Extracted information START

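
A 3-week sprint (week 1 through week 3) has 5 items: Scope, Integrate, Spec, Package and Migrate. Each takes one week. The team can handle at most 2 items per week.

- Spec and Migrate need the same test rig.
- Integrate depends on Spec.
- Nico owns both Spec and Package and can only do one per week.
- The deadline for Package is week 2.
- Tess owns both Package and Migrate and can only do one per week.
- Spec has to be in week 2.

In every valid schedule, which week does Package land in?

Package's window is week 1–week 2.
Spec is fixed at week 2, and Package can't share a week with Spec.
So Package must be week 1.

week 1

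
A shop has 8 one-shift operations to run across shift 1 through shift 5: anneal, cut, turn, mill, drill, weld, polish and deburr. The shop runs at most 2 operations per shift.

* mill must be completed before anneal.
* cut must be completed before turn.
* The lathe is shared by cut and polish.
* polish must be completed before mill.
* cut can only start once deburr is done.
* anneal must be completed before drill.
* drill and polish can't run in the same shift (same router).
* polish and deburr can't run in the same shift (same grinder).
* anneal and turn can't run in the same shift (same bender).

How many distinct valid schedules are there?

46

Splitting on anneal: it can be shift 3 (22), shift 4 (24). Listing each branch's schedules as (cut, turn, mill, drill, weld, polish, deburr) by shift number:
anneal=shift 3: (3,4,2,4,1,1,2) (3,4,2,4,5,1,2) (3,4,2,5,1,1,2) (3,4,2,5,4,1,2) (3,4,2,5,5,1,2) (3,5,2,4,1,1,2) (3,5,2,4,4,1,2) (3,5,2,4,5,1,2) (3,5,2,5,1,1,2) (3,5,2,5,4,1,2) (4,5,2,4,1,1,2) (4,5,2,4,1,1,3) (4,5,2,4,2,1,3) (4,5,2,4,3,1,2) (4,5,2,4,5,1,2) (4,5,2,4,5,1,3) (4,5,2,5,1,1,2) (4,5,2,5,1,1,3) (4,5,2,5,2,1,3) (4,5,2,5,3,1,2) (4,5,2,5,4,1,2) (4,5,2,5,4,1,3) — 22.
anneal=shift 4: (3,5,2,5,1,1,2) (3,5,2,5,3,1,2) (3,5,2,5,4,1,2) (3,5,3,5,1,1,2) (3,5,3,5,1,2,1) (3,5,3,5,2,1,2) (3,5,3,5,2,2,1) (3,5,3,5,4,1,2) (3,5,3,5,4,2,1) (4,5,2,5,1,1,2) (4,5,2,5,1,1,3) (4,5,2,5,2,1,3) (4,5,2,5,3,1,2) (4,5,2,5,3,1,3) (4,5,3,5,1,1,2) (4,5,3,5,1,1,3) (4,5,3,5,1,2,1) (4,5,3,5,1,2,3) (4,5,3,5,2,1,2) (4,5,3,5,2,1,3) (4,5,3,5,2,2,1) (4,5,3,5,2,2,3) (4,5,3,5,3,1,2) (4,5,3,5,3,2,1) — 24.
Summing: 22 + 24 = 46.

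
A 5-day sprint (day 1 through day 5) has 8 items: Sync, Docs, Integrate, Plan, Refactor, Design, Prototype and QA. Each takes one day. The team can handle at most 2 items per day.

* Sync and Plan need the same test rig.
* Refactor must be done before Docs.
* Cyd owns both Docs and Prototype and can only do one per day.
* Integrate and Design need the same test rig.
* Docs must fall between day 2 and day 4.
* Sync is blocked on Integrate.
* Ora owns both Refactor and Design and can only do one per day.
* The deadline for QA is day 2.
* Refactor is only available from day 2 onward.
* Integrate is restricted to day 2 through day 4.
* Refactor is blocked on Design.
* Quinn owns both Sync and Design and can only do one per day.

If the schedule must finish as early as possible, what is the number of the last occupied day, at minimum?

The precedence chain requires at least 3 distinct days.
With at most 2 per day and 8 tasks, at least 4 days are needed.
4 works (last occupied day: day 4): for example QA in day 1, Plan in day 4, Prototype in day 4, Docs in day 3, Refactor in day 2, Integrate in day 2, Design in day 1, Sync in day 3.

4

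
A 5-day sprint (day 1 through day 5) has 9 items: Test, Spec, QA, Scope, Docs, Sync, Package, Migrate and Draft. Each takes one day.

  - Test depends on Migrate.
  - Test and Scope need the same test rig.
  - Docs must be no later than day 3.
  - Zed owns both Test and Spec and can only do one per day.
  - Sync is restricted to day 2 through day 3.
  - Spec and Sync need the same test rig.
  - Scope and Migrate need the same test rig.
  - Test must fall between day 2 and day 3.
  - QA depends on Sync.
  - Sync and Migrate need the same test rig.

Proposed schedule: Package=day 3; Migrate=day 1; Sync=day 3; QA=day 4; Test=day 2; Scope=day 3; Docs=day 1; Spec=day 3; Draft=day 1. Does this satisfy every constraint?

No. Spec and Sync need the same test rig is not satisfied.

Spec and Sync need the same test rig — violated.
Zed owns both Test and Spec and can only do one per day — holds.
Test and Scope need the same test rig — holds.
Sync is restricted to day 2 through day 3 — holds.
Sync and Migrate need the same test rig — holds.
Test must fall between day 2 and day 3 — holds.
Test depends on Migrate — holds.
QA depends on Sync — holds.
Docs must be no later than day 3 — holds.
Scope and Migrate need the same test rig — holds.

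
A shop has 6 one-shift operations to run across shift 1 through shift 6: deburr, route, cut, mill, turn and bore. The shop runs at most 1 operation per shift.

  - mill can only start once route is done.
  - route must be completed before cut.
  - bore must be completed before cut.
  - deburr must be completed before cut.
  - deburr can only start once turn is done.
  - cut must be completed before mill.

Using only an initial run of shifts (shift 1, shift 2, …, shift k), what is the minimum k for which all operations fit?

6 shifts

The precedence chain requires at least 4 distinct shifts.
With at most 1 per shift and 6 operations, at least 6 shifts are needed.
6 works (last occupied shift: shift 6): for example cut in shift 5, bore in shift 4, deburr in shift 2, route in shift 3, turn in shift 1, mill in shift 6.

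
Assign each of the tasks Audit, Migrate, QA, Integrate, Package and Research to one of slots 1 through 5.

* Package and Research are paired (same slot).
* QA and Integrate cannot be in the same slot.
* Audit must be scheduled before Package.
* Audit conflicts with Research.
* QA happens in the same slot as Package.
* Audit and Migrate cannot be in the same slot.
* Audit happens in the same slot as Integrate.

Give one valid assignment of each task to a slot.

Migrate=2, Research=2, Audit=1, QA=2, Package=2, Integrate=1

Checking: Audit(1) before Package(2); Audit(1) != Migrate(2); Audit(1) != Research(2); QA(2) != Integrate(1); Package = Research = 2; QA = Package = 2; Audit = Integrate = 1.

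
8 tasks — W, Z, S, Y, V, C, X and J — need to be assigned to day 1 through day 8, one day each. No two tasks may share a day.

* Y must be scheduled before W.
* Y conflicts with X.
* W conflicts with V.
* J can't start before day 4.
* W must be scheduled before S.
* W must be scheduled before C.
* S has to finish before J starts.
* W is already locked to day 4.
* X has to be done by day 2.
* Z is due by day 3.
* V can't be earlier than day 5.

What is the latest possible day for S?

Precedence pushes S to at least day 5; downstream work caps S at day 7.
S at day 7 is achievable: Z -> day 2, J -> day 8, C -> day 6, Y -> day 3, W -> day 4, X -> day 1, V -> day 5, S -> day 7.

day 7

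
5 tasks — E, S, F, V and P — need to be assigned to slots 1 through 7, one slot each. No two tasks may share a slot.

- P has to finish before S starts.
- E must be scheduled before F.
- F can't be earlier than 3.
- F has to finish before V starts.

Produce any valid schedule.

V=5; P=2; E=1; S=4; F=3

Checking: P(2) before S(4); F(3) before V(5); E(1) before F(3); F=3 in [3,7]; max 1 per slot (cap 1).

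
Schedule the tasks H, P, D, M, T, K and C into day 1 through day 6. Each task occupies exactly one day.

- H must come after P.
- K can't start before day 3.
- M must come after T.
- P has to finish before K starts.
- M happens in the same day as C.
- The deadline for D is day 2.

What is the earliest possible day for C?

C must be in the same day as M, which can't be before day 2, so C is at least day 2.
C at day 2 is achievable: P=day 1; M=day 2; H=day 2; D=day 1; T=day 1; C=day 2; K=day 3.

day 2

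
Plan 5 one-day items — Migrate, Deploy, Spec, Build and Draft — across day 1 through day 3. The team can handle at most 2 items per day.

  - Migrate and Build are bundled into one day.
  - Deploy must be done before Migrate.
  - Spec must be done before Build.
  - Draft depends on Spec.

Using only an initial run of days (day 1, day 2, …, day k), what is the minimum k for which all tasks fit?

3

The precedence chain requires at least 2 distinct days.
With at most 2 per day and 5 tasks, at least 3 days are needed.
3 works (last occupied day: day 3): for example Migrate=day 2, Build=day 2, Draft=day 3, Spec=day 1, Deploy=day 1.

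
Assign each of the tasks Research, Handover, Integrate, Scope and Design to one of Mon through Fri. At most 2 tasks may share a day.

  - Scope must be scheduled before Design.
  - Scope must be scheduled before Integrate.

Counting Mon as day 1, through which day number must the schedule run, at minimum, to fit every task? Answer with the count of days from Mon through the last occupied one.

The precedence chain requires at least 2 distinct days.
With at most 2 per day and 5 tasks, at least 3 days are needed.
3 works (last occupied day: Wed): for example Handover -> Wed; Scope -> Mon; Integrate -> Tue; Design -> Tue; Research -> Mon.

3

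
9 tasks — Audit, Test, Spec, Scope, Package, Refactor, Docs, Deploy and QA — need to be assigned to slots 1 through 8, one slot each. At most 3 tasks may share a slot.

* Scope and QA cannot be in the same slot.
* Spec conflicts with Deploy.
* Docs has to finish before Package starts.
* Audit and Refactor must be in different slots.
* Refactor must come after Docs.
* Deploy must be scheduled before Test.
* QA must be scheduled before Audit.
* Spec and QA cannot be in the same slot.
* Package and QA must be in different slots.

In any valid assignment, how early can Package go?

2

Precedence pushes Package to at least 2.
Package at 2 is achievable: Scope in 3, Test in 2, Package in 2, Deploy in 1, Refactor in 3, Docs in 1, QA in 1, Spec in 3, Audit in 2.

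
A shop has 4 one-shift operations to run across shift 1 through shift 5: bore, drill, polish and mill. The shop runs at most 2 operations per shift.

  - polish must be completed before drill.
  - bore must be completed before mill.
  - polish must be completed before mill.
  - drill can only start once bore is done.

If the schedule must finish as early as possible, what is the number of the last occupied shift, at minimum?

2

The precedence chain requires at least 2 distinct shifts.
With at most 2 per shift and 4 operations, at least 2 shifts are needed.
2 works (last occupied shift: shift 2): for example drill=shift 2; mill=shift 2; bore=shift 1; polish=shift 1.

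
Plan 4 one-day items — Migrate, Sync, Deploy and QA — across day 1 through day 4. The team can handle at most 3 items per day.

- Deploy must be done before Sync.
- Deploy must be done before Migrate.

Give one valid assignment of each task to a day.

Sync=day 2; Deploy=day 1; QA=day 1; Migrate=day 2

Checking: Deploy(day 1) before Sync(day 2); Deploy(day 1) before Migrate(day 2); max 2 per day (cap 3).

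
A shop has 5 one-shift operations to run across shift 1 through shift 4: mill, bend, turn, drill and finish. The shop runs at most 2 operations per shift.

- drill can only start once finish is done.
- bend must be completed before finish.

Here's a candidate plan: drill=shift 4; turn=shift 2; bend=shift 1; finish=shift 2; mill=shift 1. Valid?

bend must be completed before finish — holds.
The shop runs at most 2 operations per shift — holds.
drill can only start once finish is done — holds.

Yes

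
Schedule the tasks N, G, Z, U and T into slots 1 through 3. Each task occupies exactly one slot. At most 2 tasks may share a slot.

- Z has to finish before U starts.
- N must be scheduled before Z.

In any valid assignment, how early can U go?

Precedence pushes U to at least 3.
U at 3 is achievable: T=2; N=1; G=1; Z=2; U=3.

3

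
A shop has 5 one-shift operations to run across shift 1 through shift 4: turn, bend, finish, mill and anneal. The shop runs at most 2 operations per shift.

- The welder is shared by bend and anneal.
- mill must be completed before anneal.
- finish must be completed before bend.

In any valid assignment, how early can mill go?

Downstream work caps mill at shift 3.
mill at shift 1 is achievable: anneal -> shift 3, mill -> shift 1, finish -> shift 1, bend -> shift 2, turn -> shift 2.

shift 1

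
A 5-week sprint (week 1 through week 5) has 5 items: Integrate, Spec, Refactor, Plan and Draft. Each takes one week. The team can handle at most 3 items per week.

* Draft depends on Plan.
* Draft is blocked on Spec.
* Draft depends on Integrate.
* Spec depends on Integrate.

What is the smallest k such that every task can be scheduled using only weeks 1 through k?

The precedence chain requires at least 3 distinct weeks.
With at most 3 per week and 5 tasks, at least 2 weeks are needed.
3 works (last occupied week: week 3): for example Draft=week 3, Refactor=week 1, Integrate=week 1, Plan=week 1, Spec=week 2.

3 weeks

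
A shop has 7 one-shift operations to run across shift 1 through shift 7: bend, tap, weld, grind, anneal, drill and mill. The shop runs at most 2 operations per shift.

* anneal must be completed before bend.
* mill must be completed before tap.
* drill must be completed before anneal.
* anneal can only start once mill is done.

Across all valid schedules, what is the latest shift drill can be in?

Downstream work caps drill at shift 5.
drill at shift 5 is achievable: grind in shift 2; tap in shift 2; weld in shift 1; mill in shift 1; anneal in shift 6; drill in shift 5; bend in shift 7.

shift 5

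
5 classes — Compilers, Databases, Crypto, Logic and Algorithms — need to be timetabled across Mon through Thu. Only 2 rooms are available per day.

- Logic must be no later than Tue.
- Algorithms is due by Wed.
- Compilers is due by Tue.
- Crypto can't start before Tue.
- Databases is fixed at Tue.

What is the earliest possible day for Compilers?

Mon

Compilers's own window allows nothing later than Tue.
Compilers at Mon is achievable: Crypto=Tue, Databases=Tue, Algorithms=Wed, Compilers=Mon, Logic=Mon.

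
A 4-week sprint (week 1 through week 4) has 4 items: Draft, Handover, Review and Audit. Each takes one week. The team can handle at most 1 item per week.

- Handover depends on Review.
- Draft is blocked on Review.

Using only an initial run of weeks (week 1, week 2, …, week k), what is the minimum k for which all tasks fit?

4

The precedence chain requires at least 2 distinct weeks.
With at most 1 per week and 4 tasks, at least 4 weeks are needed.
4 works (last occupied week: week 4): for example Audit=week 4; Review=week 1; Handover=week 3; Draft=week 2.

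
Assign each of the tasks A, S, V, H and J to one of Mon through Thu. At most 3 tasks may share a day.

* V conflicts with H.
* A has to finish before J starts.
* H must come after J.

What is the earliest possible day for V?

Mon

V at Mon is achievable: A in Mon; J in Tue; V in Mon; S in Mon; H in Wed.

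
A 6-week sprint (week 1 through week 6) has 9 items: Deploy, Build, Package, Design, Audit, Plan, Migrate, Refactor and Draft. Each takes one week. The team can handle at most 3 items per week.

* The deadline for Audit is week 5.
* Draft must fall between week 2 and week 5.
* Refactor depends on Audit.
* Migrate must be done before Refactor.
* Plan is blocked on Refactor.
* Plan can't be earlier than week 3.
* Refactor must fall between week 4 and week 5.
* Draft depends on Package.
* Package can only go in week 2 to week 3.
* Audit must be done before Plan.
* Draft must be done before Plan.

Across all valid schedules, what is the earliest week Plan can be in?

Plan is available from week 3; precedence pushes Plan to at least week 5.
Plan at week 5 is achievable: Audit in week 1; Plan in week 5; Package in week 2; Design in week 2; Migrate in week 1; Refactor in week 4; Build in week 2; Draft in week 3; Deploy in week 1.

week 5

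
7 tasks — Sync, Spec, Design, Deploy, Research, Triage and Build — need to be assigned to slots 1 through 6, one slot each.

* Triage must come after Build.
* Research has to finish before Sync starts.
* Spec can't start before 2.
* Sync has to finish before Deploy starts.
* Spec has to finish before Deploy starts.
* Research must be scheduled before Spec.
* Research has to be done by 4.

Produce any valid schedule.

Research=1; Deploy=3; Design=1; Sync=2; Spec=2; Triage=2; Build=1

Checking: Research(1) before Spec(2); Spec(2) before Deploy(3); Build(1) before Triage(2); Sync(2) before Deploy(3); Research(1) before Sync(2); Spec=2 in [2,6]; Research=1 in [1,4].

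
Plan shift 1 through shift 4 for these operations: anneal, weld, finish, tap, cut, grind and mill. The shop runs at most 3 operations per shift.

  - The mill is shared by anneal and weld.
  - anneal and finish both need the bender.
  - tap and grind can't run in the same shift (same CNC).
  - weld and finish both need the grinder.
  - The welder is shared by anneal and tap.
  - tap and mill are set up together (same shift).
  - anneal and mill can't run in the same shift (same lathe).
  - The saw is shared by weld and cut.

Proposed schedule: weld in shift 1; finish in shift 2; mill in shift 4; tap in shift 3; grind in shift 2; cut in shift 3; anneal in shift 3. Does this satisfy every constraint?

No. The welder is shared by anneal and tap is not satisfied.

tap and mill are set up together (same shift) — violated.
anneal and finish both need the bender — holds.
The mill is shared by anneal and weld — holds.
The saw is shared by weld and cut — holds.
anneal and mill can't run in the same shift (same lathe) — holds.
tap and grind can't run in the same shift (same CNC) — holds.
The shop runs at most 3 operations per shift — holds.
The welder is shared by anneal and tap — violated.
weld and finish both need the grinder — holds.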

Extracted information END

Problem
How many lines in the records above contain the word "come"? Give only the number.

Answer section
5